▸ **Work instruction**
Repeat the entries verbatim.

━━ Input material ━━

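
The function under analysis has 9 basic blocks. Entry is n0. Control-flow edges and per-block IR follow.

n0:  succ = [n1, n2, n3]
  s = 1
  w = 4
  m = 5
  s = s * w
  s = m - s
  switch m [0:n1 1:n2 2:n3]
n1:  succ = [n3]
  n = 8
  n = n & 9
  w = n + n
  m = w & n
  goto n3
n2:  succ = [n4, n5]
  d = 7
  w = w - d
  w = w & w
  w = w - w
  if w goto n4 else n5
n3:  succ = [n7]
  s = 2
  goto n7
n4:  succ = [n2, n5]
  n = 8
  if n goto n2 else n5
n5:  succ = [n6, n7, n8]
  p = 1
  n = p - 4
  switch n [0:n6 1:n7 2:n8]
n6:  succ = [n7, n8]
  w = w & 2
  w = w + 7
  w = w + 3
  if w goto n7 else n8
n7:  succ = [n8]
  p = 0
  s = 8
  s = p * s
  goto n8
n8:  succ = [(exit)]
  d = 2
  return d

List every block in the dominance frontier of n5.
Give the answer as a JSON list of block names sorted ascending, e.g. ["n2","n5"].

idom tree: n1←n0 n2←n0 n3←n0 n4←n2 n5←n2 n6←n5 n7←n0 n8←n0
Join-block Dom:
  n2: preds {n0,n4}: {n0} ∩ {n0,n2,n4} = {n0}; idom=n0
  n3: preds {n0,n1}: {n0} ∩ {n0,n1} = {n0}; idom=n0
  n5: preds {n2,n4}: {n0,n2} ∩ {n0,n2,n4} = {n0,n2}; idom=n2
  n7: preds {n3,n5,n6}: {n0,n3} ∩ {n0,n2,n5} ∩ {n0,n2,n5,n6} = {n0}; idom=n0
  n8: preds {n5,n6,n7}: {n0,n2,n5} ∩ {n0,n2,n5,n6} ∩ {n0,n7} = {n0}; idom=n0

DF derivation:
  n2←n0: walk · to n0
  n2←n4: walk n4→n2 to n0
  n3←n0: walk · to n0
  n3←n1: walk n1 to n0
  n5←n2: walk · to n2
  n5←n4: walk n4 to n2
  n7←n3: walk n3 to n0
  n7←n5: walk n5→n2 to n0
  n7←n6: walk n6→n5→n2 to n0
  n8←n5: walk n5→n2 to n0
  n8←n6: walk n6→n5→n2 to n0
  n8←n7: walk n7 to n0
  n0: DF=∅
  n1: DF={n3}
  n2: DF={n2,n7,n8}
  n3: DF={n7}
  n4: DF={n2,n5}
  n5: DF={n7,n8}
  n6: DF={n7,n8}
  n7: DF={n8}
  n8: DF=∅

DF(n5) = ["n7", "n8"]

Answer: ["n7", "n8"]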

━━━

▸ **Solution to the problem**
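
The function under analysis has 9 basic blocks. Entry is n0. Control-flow edges and per-block IR follow.

n0:  succ = [n1, n2, n3]
  s = 1
  w = 4
  m = 5
  s = s * w
  s = m - s
  switch m [0:n1 1:n2 2:n3]
n1:  succ = [n3]
  n = 8
  n = n & 9
  w = n + n
  m = w & n
  goto n3
n2:  succ = [n4, n5]
  d = 7
  w = w - d
  w = w & w
  w = w - w
  if w goto n4 else n5
n3:  succ = [n7]
  s = 2
  goto n7
n4:  succ = [n2, n5]
  n = 8
  if n goto n2 else n5
n5:  succ = [n6, n7, n8]
  p = 1
  n = p - 4
  switch n [0:n6 1:n7 2:n8]
n6:  succ = [n7, n8]
  w = w & 2
  w = w + 7
  w = w + 3
  if w goto n7 else n8
n7:  succ = [n8]
  p = 0
  s = 8
  s = p * s
  goto n8
n8:  succ = [(exit)]
  d = 2
  return d

List every block in the dominance frontier of n5.
Give the answer as a JSON list of block names sorted ascending, e.g. ["n2","n5"].

idom tree: n1←n0 n2←n0 n3←n0 n4←n2 n5←n2 n6←n5 n7←n0 n8←n0
Join-block Dom:
  n2: preds {n0,n4}: {n0} ∩ {n0,n2,n4} = {n0}; idom=n0
  n3: preds {n0,n1}: {n0} ∩ {n0,n1} = {n0}; idom=n0
  n5: preds {n2,n4}: {n0,n2} ∩ {n0,n2,n4} = {n0,n2}; idom=n2
  n7: preds {n3,n5,n6}: {n0,n3} ∩ {n0,n2,n5} ∩ {n0,n2,n5,n6} = {n0}; idom=n0
  n8: preds {n5,n6,n7}: {n0,n2,n5} ∩ {n0,n2,n5,n6} ∩ {n0,n7} = {n0}; idom=n0

DF derivation:
  n2←n0: walk · to n0
  n2←n4: walk n4→n2 to n0
  n3←n0: walk · to n0
  n3←n1: walk n1 to n0
  n5←n2: walk · to n2
  n5←n4: walk n4 to n2
  n7←n3: walk n3 to n0
  n7←n5: walk n5→n2 to n0
  n7←n6: walk n6→n5→n2 to n0
  n8←n5: walk n5→n2 to n0
  n8←n6: walk n6→n5→n2 to n0
  n8←n7: walk n7 to n0
  n0: DF=∅
  n1: DF={n3}
  n2: DF={n2,n7,n8}
  n3: DF={n7}
  n4: DF={n2,n5}
  n5: DF={n7,n8}
  n6: DF={n7,n8}
  n7: DF={n8}
  n8: DF=∅

DF(n5) = ["n7", "n8"]

Answer: ["n7", "n8"]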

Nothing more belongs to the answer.